───── Source material

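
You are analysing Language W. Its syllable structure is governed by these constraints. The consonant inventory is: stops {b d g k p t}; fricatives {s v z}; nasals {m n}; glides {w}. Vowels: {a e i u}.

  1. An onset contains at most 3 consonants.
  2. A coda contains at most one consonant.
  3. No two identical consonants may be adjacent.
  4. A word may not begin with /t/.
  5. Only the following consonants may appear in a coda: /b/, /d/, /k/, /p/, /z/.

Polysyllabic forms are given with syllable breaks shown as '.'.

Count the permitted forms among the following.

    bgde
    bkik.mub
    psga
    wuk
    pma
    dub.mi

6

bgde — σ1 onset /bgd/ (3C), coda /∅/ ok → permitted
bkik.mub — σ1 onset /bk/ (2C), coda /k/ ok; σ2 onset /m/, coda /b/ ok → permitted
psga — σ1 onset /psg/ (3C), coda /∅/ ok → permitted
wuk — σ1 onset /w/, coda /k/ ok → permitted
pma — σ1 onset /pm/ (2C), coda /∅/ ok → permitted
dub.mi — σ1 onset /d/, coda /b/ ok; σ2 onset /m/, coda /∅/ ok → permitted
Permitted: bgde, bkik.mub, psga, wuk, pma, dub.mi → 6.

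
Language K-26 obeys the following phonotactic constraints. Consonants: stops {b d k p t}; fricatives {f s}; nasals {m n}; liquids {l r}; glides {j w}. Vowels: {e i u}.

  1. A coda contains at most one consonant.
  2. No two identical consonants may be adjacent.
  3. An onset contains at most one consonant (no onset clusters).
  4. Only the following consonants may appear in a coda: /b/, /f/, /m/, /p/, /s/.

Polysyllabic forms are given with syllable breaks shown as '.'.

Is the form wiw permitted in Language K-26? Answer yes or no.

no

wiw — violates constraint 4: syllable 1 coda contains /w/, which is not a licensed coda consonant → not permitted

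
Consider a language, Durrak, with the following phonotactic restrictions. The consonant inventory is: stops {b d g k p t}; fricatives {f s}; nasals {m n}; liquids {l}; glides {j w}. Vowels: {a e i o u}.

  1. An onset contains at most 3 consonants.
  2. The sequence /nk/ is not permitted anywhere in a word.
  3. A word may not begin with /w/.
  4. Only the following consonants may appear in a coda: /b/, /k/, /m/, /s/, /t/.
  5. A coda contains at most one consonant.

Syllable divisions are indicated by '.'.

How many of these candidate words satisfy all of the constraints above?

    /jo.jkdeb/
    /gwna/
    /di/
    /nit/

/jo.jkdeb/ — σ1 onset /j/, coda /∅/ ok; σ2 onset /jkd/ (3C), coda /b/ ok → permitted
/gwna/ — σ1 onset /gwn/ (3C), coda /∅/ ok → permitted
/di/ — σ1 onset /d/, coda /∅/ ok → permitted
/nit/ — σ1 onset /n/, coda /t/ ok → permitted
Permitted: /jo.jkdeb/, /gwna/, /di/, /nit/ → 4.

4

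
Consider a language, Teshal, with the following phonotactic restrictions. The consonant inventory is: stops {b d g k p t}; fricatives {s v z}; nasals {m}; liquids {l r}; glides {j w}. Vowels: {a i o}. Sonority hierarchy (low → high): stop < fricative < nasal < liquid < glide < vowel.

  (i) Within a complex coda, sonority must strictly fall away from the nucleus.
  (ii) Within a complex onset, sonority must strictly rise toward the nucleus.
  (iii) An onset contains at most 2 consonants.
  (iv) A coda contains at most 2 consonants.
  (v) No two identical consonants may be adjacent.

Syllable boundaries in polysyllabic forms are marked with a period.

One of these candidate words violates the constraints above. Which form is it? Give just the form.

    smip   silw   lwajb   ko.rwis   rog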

──────────
───── Source material

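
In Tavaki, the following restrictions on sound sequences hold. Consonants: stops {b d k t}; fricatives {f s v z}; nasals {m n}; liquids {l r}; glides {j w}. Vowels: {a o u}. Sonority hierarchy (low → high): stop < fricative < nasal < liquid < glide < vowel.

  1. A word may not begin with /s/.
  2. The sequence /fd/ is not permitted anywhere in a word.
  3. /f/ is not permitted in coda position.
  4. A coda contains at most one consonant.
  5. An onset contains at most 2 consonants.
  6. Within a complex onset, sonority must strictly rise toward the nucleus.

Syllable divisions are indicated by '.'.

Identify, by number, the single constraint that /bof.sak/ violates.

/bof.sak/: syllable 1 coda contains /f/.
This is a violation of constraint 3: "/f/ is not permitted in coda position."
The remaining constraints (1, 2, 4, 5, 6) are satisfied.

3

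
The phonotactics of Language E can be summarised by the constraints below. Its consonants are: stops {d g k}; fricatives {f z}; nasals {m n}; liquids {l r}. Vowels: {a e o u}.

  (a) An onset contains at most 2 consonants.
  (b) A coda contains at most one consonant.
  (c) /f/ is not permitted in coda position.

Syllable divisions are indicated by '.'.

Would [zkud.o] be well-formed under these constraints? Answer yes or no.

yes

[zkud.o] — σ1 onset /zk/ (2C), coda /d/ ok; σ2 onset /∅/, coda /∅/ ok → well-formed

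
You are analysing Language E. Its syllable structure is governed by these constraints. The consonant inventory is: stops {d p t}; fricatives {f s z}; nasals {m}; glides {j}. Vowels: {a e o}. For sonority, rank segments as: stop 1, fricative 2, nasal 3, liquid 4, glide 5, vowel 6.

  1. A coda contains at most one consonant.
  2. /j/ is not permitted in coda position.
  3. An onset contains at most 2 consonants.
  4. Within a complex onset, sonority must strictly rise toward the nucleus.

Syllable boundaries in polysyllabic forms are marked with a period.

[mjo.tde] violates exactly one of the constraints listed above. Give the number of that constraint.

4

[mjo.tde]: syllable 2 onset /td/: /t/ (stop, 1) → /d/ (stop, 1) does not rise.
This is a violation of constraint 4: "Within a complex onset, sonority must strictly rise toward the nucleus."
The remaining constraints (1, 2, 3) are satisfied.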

──────────
───── Source material

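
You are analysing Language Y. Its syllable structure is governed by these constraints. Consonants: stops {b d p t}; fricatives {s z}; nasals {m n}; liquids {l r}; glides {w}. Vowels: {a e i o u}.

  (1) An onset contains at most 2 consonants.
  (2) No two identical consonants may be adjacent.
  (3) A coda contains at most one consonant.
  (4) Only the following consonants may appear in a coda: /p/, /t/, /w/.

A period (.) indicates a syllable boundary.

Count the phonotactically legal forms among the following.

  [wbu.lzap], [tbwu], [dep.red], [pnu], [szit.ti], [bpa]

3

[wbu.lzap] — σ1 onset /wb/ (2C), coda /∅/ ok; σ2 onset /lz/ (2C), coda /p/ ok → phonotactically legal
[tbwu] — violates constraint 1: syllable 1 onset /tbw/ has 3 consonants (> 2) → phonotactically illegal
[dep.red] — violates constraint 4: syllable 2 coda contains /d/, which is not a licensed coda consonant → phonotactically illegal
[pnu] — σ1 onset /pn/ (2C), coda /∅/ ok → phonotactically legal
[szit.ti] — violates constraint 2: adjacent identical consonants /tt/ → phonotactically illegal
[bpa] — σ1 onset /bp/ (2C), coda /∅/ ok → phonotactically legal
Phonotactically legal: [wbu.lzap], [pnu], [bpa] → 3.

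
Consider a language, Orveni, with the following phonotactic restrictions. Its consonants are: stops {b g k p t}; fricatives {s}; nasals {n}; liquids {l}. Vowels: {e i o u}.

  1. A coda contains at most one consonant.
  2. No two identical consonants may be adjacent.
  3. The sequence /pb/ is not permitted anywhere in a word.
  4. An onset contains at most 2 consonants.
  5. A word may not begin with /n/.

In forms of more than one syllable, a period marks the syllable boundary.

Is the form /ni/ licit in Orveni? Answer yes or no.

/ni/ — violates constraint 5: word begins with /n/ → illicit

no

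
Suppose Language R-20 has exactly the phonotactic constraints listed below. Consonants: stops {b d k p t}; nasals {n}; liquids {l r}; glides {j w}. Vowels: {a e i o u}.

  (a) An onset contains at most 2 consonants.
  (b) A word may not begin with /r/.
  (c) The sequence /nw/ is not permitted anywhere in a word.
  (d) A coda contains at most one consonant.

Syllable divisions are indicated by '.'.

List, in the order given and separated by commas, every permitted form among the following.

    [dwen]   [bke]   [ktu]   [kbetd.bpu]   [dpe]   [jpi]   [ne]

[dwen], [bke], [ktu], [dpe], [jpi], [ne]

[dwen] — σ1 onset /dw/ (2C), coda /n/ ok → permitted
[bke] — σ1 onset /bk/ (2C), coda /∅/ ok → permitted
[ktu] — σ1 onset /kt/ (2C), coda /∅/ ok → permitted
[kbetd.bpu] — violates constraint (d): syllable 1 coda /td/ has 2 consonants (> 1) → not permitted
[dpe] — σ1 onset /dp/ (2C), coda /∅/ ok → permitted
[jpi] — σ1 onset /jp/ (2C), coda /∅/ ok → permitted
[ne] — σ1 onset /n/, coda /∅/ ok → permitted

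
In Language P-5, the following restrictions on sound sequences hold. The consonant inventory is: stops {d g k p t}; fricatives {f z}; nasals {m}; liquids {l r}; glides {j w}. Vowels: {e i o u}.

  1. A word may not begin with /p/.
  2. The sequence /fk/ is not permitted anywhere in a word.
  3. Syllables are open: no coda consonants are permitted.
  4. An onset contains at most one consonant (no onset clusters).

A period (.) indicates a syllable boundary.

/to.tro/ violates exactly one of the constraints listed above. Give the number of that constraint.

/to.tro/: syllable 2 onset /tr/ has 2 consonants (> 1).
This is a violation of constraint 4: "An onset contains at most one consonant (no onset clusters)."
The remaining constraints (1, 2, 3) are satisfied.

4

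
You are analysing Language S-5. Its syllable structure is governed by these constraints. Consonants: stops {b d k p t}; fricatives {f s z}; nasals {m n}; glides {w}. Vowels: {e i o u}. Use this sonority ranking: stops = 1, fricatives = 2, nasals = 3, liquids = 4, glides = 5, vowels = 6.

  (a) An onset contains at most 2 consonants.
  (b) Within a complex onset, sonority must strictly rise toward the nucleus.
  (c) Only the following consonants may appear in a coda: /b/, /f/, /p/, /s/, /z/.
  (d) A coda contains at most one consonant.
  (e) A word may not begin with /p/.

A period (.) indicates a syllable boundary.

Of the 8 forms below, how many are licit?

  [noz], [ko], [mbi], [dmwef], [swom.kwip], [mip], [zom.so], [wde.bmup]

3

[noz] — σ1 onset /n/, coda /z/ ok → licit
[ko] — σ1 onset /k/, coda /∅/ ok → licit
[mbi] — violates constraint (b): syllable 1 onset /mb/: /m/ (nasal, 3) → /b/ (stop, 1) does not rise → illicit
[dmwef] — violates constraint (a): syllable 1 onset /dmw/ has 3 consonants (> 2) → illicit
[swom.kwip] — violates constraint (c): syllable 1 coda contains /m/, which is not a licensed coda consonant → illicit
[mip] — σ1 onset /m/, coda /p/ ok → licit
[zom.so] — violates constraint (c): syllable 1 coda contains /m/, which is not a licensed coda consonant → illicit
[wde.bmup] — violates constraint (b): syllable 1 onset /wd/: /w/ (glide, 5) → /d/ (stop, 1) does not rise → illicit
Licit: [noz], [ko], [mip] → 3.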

──────────

| Goal of the exercise |
Reproduce verbatim the lines above, from the line with "You are analysing Language W." through the line with "4. A word may not begin with /t/.".

| Exercise output |
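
You are analysing Language W. Its syllable structure is governed by these constraints. The consonant inventory is: stops {b d g k p t}; fricatives {s v z}; nasals {m n}; glides {w}. Vowels: {a e i u}.

  1. An onset contains at most 3 consonants.
  2. A coda contains at most one consonant.
  3. No two identical consonants may be adjacent.
  4. A word may not begin with /t/.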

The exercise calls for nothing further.